Data excerpts:
+ + + + + + +

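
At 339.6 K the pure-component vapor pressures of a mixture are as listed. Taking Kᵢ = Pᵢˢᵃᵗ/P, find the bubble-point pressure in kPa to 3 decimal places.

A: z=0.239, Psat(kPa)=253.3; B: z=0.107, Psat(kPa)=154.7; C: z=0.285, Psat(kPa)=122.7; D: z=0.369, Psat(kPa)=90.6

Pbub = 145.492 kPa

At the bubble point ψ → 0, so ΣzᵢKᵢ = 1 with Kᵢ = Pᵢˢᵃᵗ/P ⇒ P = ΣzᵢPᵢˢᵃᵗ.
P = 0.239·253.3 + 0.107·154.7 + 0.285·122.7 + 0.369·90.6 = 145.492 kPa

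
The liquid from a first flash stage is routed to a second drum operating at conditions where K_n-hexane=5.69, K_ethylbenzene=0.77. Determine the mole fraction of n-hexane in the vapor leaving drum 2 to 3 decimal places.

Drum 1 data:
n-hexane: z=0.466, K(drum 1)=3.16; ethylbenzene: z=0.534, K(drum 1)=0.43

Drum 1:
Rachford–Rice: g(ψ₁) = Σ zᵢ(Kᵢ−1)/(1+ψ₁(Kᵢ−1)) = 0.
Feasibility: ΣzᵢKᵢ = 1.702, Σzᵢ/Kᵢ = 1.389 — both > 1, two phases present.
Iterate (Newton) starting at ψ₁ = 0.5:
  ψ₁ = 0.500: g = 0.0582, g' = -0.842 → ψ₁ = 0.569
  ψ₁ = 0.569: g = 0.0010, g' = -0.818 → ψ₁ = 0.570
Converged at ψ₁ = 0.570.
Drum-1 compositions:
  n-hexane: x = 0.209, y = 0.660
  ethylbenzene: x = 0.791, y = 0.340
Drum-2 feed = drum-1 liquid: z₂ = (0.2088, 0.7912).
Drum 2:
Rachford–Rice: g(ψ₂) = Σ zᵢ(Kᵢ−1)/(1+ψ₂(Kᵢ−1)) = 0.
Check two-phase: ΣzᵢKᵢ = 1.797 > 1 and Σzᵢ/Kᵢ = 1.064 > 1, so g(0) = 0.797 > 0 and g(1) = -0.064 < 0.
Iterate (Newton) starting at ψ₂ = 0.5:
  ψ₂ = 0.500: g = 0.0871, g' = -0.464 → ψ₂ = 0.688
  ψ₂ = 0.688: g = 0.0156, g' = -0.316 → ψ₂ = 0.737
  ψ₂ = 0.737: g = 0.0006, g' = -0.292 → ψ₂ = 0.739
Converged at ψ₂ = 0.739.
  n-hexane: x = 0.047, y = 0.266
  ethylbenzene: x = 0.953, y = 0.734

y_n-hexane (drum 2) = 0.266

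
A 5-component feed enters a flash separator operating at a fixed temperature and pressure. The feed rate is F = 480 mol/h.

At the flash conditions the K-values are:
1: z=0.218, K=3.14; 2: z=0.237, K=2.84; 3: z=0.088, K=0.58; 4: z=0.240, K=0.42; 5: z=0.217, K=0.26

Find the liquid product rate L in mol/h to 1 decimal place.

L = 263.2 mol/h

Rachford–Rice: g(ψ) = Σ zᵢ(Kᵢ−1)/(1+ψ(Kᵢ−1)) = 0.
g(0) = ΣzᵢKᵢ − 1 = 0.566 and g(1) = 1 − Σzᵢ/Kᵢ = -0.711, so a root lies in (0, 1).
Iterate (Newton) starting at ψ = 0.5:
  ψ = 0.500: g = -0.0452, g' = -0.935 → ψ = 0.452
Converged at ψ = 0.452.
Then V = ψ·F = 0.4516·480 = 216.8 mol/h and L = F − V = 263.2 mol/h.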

+ + + + + + +

TO DO: What are the lines of the data above that include the string "vapor"? Copy them.

ANSWER BOX:
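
At 339.6 K the pure-component vapor pressures of a mixture are as listed. Taking Kᵢ = Pᵢˢᵃᵗ/P, find the bubble-point pressure in kPa to 3 decimal places.
The liquid from a first flash stage is routed to a second drum operating at conditions where K_n-hexane=5.69, K_ethylbenzene=0.77. Determine the mole fraction of n-hexane in the vapor leaving drum 2 to 3 decimal places.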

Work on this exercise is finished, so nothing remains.